**Task instructions**
The answer is a single number: the count of lines below in which the word "space" appears.

-------- Material for this task

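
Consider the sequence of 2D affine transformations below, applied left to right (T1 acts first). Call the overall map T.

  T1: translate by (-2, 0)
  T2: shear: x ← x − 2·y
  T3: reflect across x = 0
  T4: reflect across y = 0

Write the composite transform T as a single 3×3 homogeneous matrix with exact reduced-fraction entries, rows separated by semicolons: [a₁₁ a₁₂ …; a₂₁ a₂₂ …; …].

T = [-1 2 2; 0 -1 0; 0 0 1]

T1 = [1 0 -2; 0 1 0; 0 0 1]
T2·T1 = [1 -2 -2; 0 1 0; 0 0 1]
T3·…·T1 = [-1 2 2; 0 1 0; 0 0 1]
T4·…·T1 = [-1 2 2; 0 -1 0; 0 0 1]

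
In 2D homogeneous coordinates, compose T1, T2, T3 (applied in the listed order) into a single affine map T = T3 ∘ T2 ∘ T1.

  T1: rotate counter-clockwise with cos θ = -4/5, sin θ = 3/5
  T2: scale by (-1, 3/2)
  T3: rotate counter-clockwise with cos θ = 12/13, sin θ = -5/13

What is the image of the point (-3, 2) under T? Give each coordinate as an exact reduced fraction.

T1 rotate counter-clockwise with cos θ = -4/5, sin θ = 3/5: (-3, 2) → (6/5, -17/5)
T2 scale by (-1, 3/2): (6/5, -17/5) → (-6/5, -51/10)
T3 rotate counter-clockwise with cos θ = 12/13, sin θ = -5/13: (-6/5, -51/10) → (-399/130, -276/65)

T(p) = (-399/130, -276/65)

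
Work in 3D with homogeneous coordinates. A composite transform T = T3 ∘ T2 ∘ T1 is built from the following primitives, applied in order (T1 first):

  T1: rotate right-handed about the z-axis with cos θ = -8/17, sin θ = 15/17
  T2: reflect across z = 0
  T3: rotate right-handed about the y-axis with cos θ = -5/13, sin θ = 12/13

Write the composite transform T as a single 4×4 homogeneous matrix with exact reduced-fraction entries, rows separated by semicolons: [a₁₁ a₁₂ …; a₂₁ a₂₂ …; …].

T1 = [-8/17 -15/17 0 0; 15/17 -8/17 0 0; 0 0 1 0; 0 0 0 1]
T2·T1 = [-8/17 -15/17 0 0; 15/17 -8/17 0 0; 0 0 -1 0; 0 0 0 1]
T3·…·T1 = [40/221 75/221 -12/13 0; 15/17 -8/17 0 0; 96/221 180/221 5/13 0; 0 0 0 1]

T = [40/221 75/221 -12/13 0; 15/17 -8/17 0 0; 96/221 180/221 5/13 0; 0 0 0 1]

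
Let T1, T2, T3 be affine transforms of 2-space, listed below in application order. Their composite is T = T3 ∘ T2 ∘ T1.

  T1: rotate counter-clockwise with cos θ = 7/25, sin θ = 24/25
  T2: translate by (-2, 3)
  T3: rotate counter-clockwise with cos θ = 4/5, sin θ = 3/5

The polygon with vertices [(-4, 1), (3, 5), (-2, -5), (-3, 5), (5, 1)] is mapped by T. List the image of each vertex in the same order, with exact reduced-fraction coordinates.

image vertices: (-366/125, -362/125), (-1142/125, 281/125), (248/125, 136/125), (-878/125, -421/125), (-762/125, 691/125)

T1 rotate counter-clockwise with cos θ = 7/25, sin θ = 24/25: (-4, 1) → (-52/25, -89/25); (3, 5) → (-99/25, 107/25); (-2, -5) → (106/25, -83/25); (-3, 5) → (-141/25, -37/25); (5, 1) → (11/25, 127/25)
T2 translate by (-2, 3): (-52/25, -89/25) → (-102/25, -14/25); (-99/25, 107/25) → (-149/25, 182/25); (106/25, -83/25) → (56/25, -8/25); (-141/25, -37/25) → (-191/25, 38/25); (11/25, 127/25) → (-39/25, 202/25)
T3 rotate counter-clockwise with cos θ = 4/5, sin θ = 3/5: (-102/25, -14/25) → (-366/125, -362/125); (-149/25, 182/25) → (-1142/125, 281/125); (56/25, -8/25) → (248/125, 136/125); (-191/25, 38/25) → (-878/125, -421/125); (-39/25, 202/25) → (-762/125, 691/125)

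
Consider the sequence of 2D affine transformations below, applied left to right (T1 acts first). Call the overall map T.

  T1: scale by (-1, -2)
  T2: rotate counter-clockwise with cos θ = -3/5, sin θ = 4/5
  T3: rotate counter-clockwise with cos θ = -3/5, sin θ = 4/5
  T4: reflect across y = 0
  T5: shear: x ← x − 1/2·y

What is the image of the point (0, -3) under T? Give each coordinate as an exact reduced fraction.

T1 scale by (-1, -2): (0, -3) → (0, 6)
T2 rotate counter-clockwise with cos θ = -3/5, sin θ = 4/5: (0, 6) → (-24/5, -18/5)
T3 rotate counter-clockwise with cos θ = -3/5, sin θ = 4/5: (-24/5, -18/5) → (144/25, -42/25)
T4 reflect across y = 0: (144/25, -42/25) → (144/25, 42/25)
T5 shear: x ← x − 1/2·y: (144/25, 42/25) → (123/25, 42/25)

T(p) = (123/25, 42/25)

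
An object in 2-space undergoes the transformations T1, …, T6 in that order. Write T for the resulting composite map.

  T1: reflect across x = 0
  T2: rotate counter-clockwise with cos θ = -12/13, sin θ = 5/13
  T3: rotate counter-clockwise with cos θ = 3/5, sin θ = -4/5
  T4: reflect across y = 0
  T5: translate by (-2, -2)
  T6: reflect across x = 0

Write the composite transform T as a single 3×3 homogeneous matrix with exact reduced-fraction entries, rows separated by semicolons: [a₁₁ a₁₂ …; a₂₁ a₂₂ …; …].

T1 = [-1 0 0; 0 1 0; 0 0 1]
T2·T1 = [12/13 -5/13 0; -5/13 -12/13 0; 0 0 1]
T3·…·T1 = [16/65 -63/65 0; -63/65 -16/65 0; 0 0 1]
T4·…·T1 = [16/65 -63/65 0; 63/65 16/65 0; 0 0 1]
T5·…·T1 = [16/65 -63/65 -2; 63/65 16/65 -2; 0 0 1]
T6·…·T1 = [-16/65 63/65 2; 63/65 16/65 -2; 0 0 1]

T = [-16/65 63/65 2; 63/65 16/65 -2; 0 0 1]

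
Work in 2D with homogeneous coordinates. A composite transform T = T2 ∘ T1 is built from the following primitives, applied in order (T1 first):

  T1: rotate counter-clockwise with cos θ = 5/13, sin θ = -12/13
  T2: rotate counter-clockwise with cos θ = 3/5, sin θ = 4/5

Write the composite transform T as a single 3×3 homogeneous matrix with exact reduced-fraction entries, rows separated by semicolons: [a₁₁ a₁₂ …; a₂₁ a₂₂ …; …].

T1 = [5/13 12/13 0; -12/13 5/13 0; 0 0 1]
T2·T1 = [63/65 16/65 0; -16/65 63/65 0; 0 0 1]

T = [63/65 16/65 0; -16/65 63/65 0; 0 0 1]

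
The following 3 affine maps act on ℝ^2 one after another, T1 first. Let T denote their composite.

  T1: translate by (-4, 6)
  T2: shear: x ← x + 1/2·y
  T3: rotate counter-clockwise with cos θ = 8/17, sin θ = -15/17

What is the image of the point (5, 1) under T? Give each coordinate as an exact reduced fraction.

T1 translate by (-4, 6): (5, 1) → (1, 7)
T2 shear: x ← x + 1/2·y: (1, 7) → (9/2, 7)
T3 rotate counter-clockwise with cos θ = 8/17, sin θ = -15/17: (9/2, 7) → (141/17, -23/34)

T(p) = (141/17, -23/34)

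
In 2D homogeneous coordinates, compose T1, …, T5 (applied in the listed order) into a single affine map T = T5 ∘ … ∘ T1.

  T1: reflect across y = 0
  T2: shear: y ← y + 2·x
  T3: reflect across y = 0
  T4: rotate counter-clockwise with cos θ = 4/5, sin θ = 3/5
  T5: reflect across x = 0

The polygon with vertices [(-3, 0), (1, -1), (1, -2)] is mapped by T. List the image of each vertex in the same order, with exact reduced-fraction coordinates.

T1 reflect across y = 0: (-3, 0) → (-3, 0); (1, -1) → (1, 1); (1, -2) → (1, 2)
T2 shear: y ← y + 2·x: (-3, 0) → (-3, -6); (1, 1) → (1, 3); (1, 2) → (1, 4)
T3 reflect across y = 0: (-3, -6) → (-3, 6); (1, 3) → (1, -3); (1, 4) → (1, -4)
T4 rotate counter-clockwise with cos θ = 4/5, sin θ = 3/5: (-3, 6) → (-6, 3); (1, -3) → (13/5, -9/5); (1, -4) → (16/5, -13/5)
T5 reflect across x = 0: (-6, 3) → (6, 3); (13/5, -9/5) → (-13/5, -9/5); (16/5, -13/5) → (-16/5, -13/5)

image vertices: (6, 3), (-13/5, -9/5), (-16/5, -13/5)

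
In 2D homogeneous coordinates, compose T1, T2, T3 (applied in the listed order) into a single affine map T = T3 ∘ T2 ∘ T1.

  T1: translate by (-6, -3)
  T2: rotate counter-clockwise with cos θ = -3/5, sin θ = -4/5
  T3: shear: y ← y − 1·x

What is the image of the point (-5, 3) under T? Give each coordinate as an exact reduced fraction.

T(p) = (33/5, 11/5)

T1 translate by (-6, -3): (-5, 3) → (-11, 0)
T2 rotate counter-clockwise with cos θ = -3/5, sin θ = -4/5: (-11, 0) → (33/5, 44/5)
T3 shear: y ← y − 1·x: (33/5, 44/5) → (33/5, 11/5)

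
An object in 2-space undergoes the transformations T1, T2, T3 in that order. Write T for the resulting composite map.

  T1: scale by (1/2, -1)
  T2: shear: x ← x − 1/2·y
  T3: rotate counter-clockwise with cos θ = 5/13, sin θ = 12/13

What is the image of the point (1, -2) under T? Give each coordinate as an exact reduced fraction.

T1 scale by (1/2, -1): (1, -2) → (1/2, 2)
T2 shear: x ← x − 1/2·y: (1/2, 2) → (-1/2, 2)
T3 rotate counter-clockwise with cos θ = 5/13, sin θ = 12/13: (-1/2, 2) → (-53/26, 4/13)

T(p) = (-53/26, 4/13)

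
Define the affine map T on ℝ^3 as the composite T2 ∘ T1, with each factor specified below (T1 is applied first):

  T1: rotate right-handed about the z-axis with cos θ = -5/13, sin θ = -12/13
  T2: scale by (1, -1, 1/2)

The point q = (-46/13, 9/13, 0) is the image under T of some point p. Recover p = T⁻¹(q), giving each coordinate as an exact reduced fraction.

p = (2, -3, 0)

T1 = [-5/13 12/13 0 0; -12/13 -5/13 0 0; 0 0 1 0; 0 0 0 1]
T2·T1 = [-5/13 12/13 0 0; 12/13 5/13 0 0; 0 0 1/2 0; 0 0 0 1]
det M = -1/2; M⁻¹ = [-5/13 12/13 0 0; 12/13 5/13 0 0; 0 0 2 0; 0 0 0 1]
M⁻¹ · (-46/13, 9/13, 0)ᵀ = (2, -3, 0)ᵀ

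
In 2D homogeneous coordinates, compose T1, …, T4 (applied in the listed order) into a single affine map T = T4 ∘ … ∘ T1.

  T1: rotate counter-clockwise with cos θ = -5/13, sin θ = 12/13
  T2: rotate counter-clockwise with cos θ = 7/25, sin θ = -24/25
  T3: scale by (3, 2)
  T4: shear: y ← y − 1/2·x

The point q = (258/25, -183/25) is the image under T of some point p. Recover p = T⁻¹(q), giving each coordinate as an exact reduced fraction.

T1 = [-5/13 -12/13 0; 12/13 -5/13 0; 0 0 1]
T2·T1 = [253/325 -204/325 0; 204/325 253/325 0; 0 0 1]
T3·…·T1 = [759/325 -612/325 0; 408/325 506/325 0; 0 0 1]
T4·…·T1 = [759/325 -612/325 0; 57/650 812/325 0; 0 0 1]
det M = 6; M⁻¹ = [406/975 102/325 0; -19/1300 253/650 0; 0 0 1]
M⁻¹ · (258/25, -183/25)ᵀ = (2, -3)ᵀ

p = (2, -3)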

----------------

**Your response**
3